The whole set of entries is to be restated word for word.

[Collected data entries]
==================================================

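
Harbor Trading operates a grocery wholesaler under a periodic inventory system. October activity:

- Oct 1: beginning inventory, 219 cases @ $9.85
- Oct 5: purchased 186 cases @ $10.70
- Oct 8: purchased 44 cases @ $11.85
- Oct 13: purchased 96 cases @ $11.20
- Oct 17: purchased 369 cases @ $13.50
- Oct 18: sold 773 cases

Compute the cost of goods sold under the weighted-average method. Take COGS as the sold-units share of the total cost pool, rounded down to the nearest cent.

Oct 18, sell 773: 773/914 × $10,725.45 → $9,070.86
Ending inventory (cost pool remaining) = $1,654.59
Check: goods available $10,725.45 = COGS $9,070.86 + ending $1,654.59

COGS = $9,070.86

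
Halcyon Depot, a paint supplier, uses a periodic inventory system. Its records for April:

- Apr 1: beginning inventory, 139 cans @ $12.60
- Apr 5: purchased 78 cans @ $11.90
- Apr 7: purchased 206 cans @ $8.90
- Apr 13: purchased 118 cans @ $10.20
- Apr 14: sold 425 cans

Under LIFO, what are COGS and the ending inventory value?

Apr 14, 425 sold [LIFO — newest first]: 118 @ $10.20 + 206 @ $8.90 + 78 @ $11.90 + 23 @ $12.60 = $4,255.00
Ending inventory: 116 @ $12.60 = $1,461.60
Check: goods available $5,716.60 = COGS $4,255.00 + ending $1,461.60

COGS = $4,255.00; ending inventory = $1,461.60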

==================================================

[SOLUTION TO THE EXERCISE]
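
Harbor Trading operates a grocery wholesaler under a periodic inventory system. October activity:

- Oct 1: beginning inventory, 219 cases @ $9.85
- Oct 5: purchased 186 cases @ $10.70
- Oct 8: purchased 44 cases @ $11.85
- Oct 13: purchased 96 cases @ $11.20
- Oct 17: purchased 369 cases @ $13.50
- Oct 18: sold 773 cases

Compute the cost of goods sold under the weighted-average method. Take COGS as the sold-units share of the total cost pool, rounded down to the nearest cent.

Oct 18, sell 773: 773/914 × $10,725.45 → $9,070.86
Ending inventory (cost pool remaining) = $1,654.59
Check: goods available $10,725.45 = COGS $9,070.86 + ending $1,654.59

COGS = $9,070.86

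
Halcyon Depot, a paint supplier, uses a periodic inventory system. Its records for April:

- Apr 1: beginning inventory, 139 cans @ $12.60
- Apr 5: purchased 78 cans @ $11.90
- Apr 7: purchased 206 cans @ $8.90
- Apr 13: purchased 118 cans @ $10.20
- Apr 14: sold 425 cans

Under LIFO, what are COGS and the ending inventory value?

Apr 14, 425 sold [LIFO — newest first]: 118 @ $10.20 + 206 @ $8.90 + 78 @ $11.90 + 23 @ $12.60 = $4,255.00
Ending inventory: 116 @ $12.60 = $1,461.60
Check: goods available $5,716.60 = COGS $4,255.00 + ending $1,461.60

COGS = $4,255.00; ending inventory = $1,461.60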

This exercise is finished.